- _Task goal_
Go through the data below and copy each line where the word "Answer" occurs.

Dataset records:

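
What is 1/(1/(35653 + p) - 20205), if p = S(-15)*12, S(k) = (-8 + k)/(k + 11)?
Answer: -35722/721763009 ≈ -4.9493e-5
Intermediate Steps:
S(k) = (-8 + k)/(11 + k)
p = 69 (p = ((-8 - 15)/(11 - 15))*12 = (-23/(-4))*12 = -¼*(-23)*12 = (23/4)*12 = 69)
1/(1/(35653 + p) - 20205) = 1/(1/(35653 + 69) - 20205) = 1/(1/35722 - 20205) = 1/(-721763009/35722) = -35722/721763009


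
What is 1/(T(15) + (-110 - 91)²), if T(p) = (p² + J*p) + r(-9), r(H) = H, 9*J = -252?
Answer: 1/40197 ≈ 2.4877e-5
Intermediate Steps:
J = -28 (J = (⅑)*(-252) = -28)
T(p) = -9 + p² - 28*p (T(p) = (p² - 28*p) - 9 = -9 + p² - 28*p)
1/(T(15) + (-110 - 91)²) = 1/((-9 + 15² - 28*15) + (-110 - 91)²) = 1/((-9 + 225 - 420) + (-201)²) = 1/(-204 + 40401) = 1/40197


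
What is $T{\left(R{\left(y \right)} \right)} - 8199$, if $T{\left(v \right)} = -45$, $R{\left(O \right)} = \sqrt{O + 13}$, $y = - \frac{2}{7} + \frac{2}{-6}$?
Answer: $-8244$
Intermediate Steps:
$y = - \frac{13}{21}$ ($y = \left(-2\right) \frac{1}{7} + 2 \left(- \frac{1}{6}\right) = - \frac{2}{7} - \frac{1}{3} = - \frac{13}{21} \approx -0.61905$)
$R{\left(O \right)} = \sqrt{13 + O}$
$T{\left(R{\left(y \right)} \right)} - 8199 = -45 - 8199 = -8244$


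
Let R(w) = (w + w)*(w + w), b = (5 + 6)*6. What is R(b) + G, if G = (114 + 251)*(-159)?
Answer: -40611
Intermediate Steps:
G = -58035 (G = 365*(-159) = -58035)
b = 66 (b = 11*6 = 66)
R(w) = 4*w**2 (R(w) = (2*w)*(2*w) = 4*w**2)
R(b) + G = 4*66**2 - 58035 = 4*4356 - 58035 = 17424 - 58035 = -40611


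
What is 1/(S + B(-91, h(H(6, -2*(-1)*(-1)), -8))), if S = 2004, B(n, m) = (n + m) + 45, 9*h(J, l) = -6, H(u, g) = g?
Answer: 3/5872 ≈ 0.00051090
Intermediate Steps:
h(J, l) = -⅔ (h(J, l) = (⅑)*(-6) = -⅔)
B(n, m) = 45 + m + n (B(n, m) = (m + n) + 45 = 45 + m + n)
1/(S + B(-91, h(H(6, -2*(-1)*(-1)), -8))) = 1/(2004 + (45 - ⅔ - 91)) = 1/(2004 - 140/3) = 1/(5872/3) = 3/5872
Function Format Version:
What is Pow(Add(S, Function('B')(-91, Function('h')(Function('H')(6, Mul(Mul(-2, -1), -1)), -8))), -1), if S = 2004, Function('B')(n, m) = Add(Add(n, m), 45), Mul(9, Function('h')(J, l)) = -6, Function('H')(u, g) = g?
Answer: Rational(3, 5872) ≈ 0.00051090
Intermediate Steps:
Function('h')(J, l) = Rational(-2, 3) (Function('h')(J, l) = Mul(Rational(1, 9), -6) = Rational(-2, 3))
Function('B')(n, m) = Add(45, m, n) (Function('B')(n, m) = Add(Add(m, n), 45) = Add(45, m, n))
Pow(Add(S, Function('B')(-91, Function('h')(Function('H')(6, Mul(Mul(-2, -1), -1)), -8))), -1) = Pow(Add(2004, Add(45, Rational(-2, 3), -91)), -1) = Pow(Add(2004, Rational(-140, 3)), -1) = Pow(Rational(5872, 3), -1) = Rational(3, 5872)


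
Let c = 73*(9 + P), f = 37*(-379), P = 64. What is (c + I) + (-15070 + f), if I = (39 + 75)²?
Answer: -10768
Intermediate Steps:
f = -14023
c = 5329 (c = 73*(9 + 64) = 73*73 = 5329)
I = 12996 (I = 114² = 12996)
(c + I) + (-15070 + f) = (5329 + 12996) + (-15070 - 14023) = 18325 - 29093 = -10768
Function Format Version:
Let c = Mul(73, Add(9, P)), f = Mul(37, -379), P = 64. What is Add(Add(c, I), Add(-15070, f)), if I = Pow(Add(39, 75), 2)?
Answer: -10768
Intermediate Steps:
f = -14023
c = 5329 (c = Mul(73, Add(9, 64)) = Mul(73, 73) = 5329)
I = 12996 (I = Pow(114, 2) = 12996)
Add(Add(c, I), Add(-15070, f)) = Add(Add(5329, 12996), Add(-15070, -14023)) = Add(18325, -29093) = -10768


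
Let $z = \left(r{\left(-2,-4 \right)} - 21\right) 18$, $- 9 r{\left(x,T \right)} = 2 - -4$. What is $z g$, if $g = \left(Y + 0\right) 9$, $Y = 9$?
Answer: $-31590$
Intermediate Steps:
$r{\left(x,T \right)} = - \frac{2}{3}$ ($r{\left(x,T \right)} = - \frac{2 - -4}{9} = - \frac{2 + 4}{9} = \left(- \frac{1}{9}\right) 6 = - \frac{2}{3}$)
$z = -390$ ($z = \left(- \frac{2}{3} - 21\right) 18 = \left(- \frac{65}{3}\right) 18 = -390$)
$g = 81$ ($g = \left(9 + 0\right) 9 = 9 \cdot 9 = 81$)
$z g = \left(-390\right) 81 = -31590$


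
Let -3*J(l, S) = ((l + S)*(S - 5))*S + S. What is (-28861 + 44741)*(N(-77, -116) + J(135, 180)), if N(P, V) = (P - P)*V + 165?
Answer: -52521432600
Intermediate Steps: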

- _The completed task_
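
Answer: -35722/721763009 ≈ -4.9493e-5
Answer: 1/40197 ≈ 2.4877e-5
Answer: $-8244$
Answer: -40611
Answer: 3/5872 ≈ 0.00051090
Answer: Rational(3, 5872) ≈ 0.00051090
Answer: -10768
Answer: -10768
Answer: $-31590$
Answer: -52521432600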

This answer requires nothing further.